**WORK ORDER:** Output the entries below without any alteration.

**DATA TO PROCESS:**

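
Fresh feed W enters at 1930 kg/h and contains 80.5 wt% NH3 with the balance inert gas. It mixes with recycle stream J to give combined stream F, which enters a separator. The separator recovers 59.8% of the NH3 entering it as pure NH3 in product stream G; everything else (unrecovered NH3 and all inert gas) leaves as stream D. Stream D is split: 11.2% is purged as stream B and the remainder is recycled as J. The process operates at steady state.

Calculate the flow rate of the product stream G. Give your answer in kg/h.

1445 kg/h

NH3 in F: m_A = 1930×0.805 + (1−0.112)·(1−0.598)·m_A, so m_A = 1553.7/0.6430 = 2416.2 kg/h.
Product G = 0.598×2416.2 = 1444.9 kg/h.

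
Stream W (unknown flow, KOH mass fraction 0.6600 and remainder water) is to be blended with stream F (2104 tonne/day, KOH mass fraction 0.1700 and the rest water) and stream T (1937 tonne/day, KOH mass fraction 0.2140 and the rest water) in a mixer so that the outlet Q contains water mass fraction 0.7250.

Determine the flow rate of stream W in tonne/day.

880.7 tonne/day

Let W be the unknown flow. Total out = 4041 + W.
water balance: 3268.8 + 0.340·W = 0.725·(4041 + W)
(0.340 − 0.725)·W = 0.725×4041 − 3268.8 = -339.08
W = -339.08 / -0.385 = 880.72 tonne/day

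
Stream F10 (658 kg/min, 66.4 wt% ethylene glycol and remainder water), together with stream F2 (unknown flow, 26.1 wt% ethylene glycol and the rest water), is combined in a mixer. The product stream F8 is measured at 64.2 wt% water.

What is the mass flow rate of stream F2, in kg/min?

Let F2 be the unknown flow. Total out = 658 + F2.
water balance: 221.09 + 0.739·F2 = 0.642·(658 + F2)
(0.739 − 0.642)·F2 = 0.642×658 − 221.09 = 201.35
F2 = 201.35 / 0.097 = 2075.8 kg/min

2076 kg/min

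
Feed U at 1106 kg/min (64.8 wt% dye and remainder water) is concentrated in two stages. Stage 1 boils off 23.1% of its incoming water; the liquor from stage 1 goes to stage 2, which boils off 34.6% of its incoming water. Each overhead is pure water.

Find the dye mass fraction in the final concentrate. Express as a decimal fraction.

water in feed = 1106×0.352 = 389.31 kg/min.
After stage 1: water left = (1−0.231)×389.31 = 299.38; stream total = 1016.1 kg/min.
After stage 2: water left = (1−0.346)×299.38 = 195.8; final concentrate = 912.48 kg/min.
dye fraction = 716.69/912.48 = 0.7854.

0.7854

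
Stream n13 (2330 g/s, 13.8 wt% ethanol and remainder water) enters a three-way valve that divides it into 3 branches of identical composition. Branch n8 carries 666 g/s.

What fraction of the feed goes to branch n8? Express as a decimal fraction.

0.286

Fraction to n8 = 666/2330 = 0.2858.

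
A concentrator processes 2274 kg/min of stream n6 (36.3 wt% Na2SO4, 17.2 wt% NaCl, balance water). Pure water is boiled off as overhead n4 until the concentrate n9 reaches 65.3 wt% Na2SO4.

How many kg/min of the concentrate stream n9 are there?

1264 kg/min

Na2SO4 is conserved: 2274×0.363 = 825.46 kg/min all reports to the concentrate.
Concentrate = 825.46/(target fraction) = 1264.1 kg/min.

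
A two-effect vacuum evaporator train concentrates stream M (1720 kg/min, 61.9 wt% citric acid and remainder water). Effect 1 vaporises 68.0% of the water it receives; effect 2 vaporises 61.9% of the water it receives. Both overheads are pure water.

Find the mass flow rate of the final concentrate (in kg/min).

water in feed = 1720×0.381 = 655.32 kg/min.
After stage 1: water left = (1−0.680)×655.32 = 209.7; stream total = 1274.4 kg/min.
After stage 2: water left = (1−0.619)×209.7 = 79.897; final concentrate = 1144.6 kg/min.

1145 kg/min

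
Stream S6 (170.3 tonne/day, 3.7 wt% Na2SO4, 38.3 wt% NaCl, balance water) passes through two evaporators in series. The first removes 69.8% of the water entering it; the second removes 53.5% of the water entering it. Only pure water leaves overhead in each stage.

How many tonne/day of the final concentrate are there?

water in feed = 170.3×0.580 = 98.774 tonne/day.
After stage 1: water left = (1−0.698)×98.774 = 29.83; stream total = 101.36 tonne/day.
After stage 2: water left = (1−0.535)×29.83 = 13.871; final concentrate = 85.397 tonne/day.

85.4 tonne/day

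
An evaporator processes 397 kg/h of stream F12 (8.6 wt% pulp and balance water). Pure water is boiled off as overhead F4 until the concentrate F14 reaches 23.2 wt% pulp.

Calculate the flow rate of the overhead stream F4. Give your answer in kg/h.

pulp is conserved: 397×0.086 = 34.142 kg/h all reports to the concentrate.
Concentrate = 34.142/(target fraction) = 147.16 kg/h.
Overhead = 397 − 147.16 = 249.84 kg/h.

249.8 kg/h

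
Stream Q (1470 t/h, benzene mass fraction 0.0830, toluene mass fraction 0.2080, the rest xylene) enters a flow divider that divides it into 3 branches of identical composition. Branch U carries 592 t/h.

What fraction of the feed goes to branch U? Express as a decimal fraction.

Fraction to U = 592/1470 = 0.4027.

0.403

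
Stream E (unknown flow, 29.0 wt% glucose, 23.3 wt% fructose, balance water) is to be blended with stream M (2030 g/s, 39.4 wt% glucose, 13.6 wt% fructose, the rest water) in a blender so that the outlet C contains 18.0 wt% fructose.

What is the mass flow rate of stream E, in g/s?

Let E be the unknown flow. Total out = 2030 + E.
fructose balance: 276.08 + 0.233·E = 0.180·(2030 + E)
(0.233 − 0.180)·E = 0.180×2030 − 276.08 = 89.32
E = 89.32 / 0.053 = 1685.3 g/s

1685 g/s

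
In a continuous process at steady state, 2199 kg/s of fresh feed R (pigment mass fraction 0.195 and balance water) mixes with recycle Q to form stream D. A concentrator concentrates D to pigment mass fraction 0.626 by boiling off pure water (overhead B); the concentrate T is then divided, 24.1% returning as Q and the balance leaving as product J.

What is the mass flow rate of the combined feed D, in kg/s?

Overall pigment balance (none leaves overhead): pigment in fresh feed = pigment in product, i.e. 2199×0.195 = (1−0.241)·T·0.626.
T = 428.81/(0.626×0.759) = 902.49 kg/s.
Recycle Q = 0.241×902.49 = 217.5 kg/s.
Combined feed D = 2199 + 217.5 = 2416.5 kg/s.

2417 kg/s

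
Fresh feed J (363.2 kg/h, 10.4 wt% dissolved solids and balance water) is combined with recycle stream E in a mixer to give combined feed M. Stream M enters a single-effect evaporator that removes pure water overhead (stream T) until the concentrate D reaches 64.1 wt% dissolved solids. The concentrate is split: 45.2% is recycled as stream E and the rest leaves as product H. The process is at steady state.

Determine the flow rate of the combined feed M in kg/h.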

**RESULT:**
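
Fresh feed W enters at 1930 kg/h and contains 80.5 wt% NH3 with the balance inert gas. It mixes with recycle stream J to give combined stream F, which enters a separator. The separator recovers 59.8% of the NH3 entering it as pure NH3 in product stream G; everything else (unrecovered NH3 and all inert gas) leaves as stream D. Stream D is split: 11.2% is purged as stream B and the remainder is recycled as J. The process operates at steady state.

Calculate the flow rate of the product stream G. Give your answer in kg/h.

1445 kg/h

NH3 in F: m_A = 1930×0.805 + (1−0.112)·(1−0.598)·m_A, so m_A = 1553.7/0.6430 = 2416.2 kg/h.
Product G = 0.598×2416.2 = 1444.9 kg/h.

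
Stream W (unknown flow, KOH mass fraction 0.6600 and remainder water) is to be blended with stream F (2104 tonne/day, KOH mass fraction 0.1700 and the rest water) and stream T (1937 tonne/day, KOH mass fraction 0.2140 and the rest water) in a mixer so that the outlet Q contains water mass fraction 0.7250.

Determine the flow rate of stream W in tonne/day.

880.7 tonne/day

Let W be the unknown flow. Total out = 4041 + W.
water balance: 3268.8 + 0.340·W = 0.725·(4041 + W)
(0.340 − 0.725)·W = 0.725×4041 − 3268.8 = -339.08
W = -339.08 / -0.385 = 880.72 tonne/day

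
Stream F10 (658 kg/min, 66.4 wt% ethylene glycol and remainder water), together with stream F2 (unknown flow, 26.1 wt% ethylene glycol and the rest water), is combined in a mixer. The product stream F8 is measured at 64.2 wt% water.

What is the mass flow rate of stream F2, in kg/min?

Let F2 be the unknown flow. Total out = 658 + F2.
water balance: 221.09 + 0.739·F2 = 0.642·(658 + F2)
(0.739 − 0.642)·F2 = 0.642×658 − 221.09 = 201.35
F2 = 201.35 / 0.097 = 2075.8 kg/min

2076 kg/min

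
Feed U at 1106 kg/min (64.8 wt% dye and remainder water) is concentrated in two stages. Stage 1 boils off 23.1% of its incoming water; the liquor from stage 1 goes to stage 2, which boils off 34.6% of its incoming water. Each overhead is pure water.

Find the dye mass fraction in the final concentrate. Express as a decimal fraction.

water in feed = 1106×0.352 = 389.31 kg/min.
After stage 1: water left = (1−0.231)×389.31 = 299.38; stream total = 1016.1 kg/min.
After stage 2: water left = (1−0.346)×299.38 = 195.8; final concentrate = 912.48 kg/min.
dye fraction = 716.69/912.48 = 0.7854.

0.7854

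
Stream n13 (2330 g/s, 13.8 wt% ethanol and remainder water) enters a three-way valve that divides it into 3 branches of identical composition. Branch n8 carries 666 g/s.

What fraction of the feed goes to branch n8? Express as a decimal fraction.

0.286

Fraction to n8 = 666/2330 = 0.2858.

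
A concentrator processes 2274 kg/min of stream n6 (36.3 wt% Na2SO4, 17.2 wt% NaCl, balance water). Pure water is boiled off as overhead n4 until the concentrate n9 reaches 65.3 wt% Na2SO4.

How many kg/min of the concentrate stream n9 are there?

1264 kg/min

Na2SO4 is conserved: 2274×0.363 = 825.46 kg/min all reports to the concentrate.
Concentrate = 825.46/(target fraction) = 1264.1 kg/min.

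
A two-effect vacuum evaporator train concentrates stream M (1720 kg/min, 61.9 wt% citric acid and remainder water). Effect 1 vaporises 68.0% of the water it receives; effect 2 vaporises 61.9% of the water it receives. Both overheads are pure water.

Find the mass flow rate of the final concentrate (in kg/min).

water in feed = 1720×0.381 = 655.32 kg/min.
After stage 1: water left = (1−0.680)×655.32 = 209.7; stream total = 1274.4 kg/min.
After stage 2: water left = (1−0.619)×209.7 = 79.897; final concentrate = 1144.6 kg/min.

1145 kg/min

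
Stream S6 (170.3 tonne/day, 3.7 wt% Na2SO4, 38.3 wt% NaCl, balance water) passes through two evaporators in series. The first removes 69.8% of the water entering it; the second removes 53.5% of the water entering it. Only pure water leaves overhead in each stage.

How many tonne/day of the final concentrate are there?

water in feed = 170.3×0.580 = 98.774 tonne/day.
After stage 1: water left = (1−0.698)×98.774 = 29.83; stream total = 101.36 tonne/day.
After stage 2: water left = (1−0.535)×29.83 = 13.871; final concentrate = 85.397 tonne/day.

85.4 tonne/day

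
An evaporator processes 397 kg/h of stream F12 (8.6 wt% pulp and balance water). Pure water is boiled off as overhead F4 until the concentrate F14 reaches 23.2 wt% pulp.

Calculate the flow rate of the overhead stream F4. Give your answer in kg/h.

pulp is conserved: 397×0.086 = 34.142 kg/h all reports to the concentrate.
Concentrate = 34.142/(target fraction) = 147.16 kg/h.
Overhead = 397 − 147.16 = 249.84 kg/h.

249.8 kg/h

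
Stream Q (1470 t/h, benzene mass fraction 0.0830, toluene mass fraction 0.2080, the rest xylene) enters a flow divider that divides it into 3 branches of identical composition. Branch U carries 592 t/h.

What fraction of the feed goes to branch U? Express as a decimal fraction.

Fraction to U = 592/1470 = 0.4027.

0.403

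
Stream E (unknown flow, 29.0 wt% glucose, 23.3 wt% fructose, balance water) is to be blended with stream M (2030 g/s, 39.4 wt% glucose, 13.6 wt% fructose, the rest water) in a blender so that the outlet C contains 18.0 wt% fructose.

What is the mass flow rate of stream E, in g/s?

Let E be the unknown flow. Total out = 2030 + E.
fructose balance: 276.08 + 0.233·E = 0.180·(2030 + E)
(0.233 − 0.180)·E = 0.180×2030 − 276.08 = 89.32
E = 89.32 / 0.053 = 1685.3 g/s

1685 g/s

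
In a continuous process at steady state, 2199 kg/s of fresh feed R (pigment mass fraction 0.195 and balance water) mixes with recycle Q to form stream D. A concentrator concentrates D to pigment mass fraction 0.626 by boiling off pure water (overhead B); the concentrate T is then divided, 24.1% returning as Q and the balance leaving as product J.

What is the mass flow rate of the combined feed D, in kg/s?

Overall pigment balance (none leaves overhead): pigment in fresh feed = pigment in product, i.e. 2199×0.195 = (1−0.241)·T·0.626.
T = 428.81/(0.626×0.759) = 902.49 kg/s.
Recycle Q = 0.241×902.49 = 217.5 kg/s.
Combined feed D = 2199 + 217.5 = 2416.5 kg/s.

2417 kg/s

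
Fresh feed J (363.2 kg/h, 10.4 wt% dissolved solids and balance water) is combined with recycle stream E in a mixer to give combined feed M. Stream M enters a single-effect evaporator that removes pure water overhead (stream T) until the concentrate D reaches 64.1 wt% dissolved solids. The concentrate is split: 45.2% is recycled as stream E and the rest leaves as product H. The process is at steady state.

Determine the flow rate of the combined feed M in kg/h.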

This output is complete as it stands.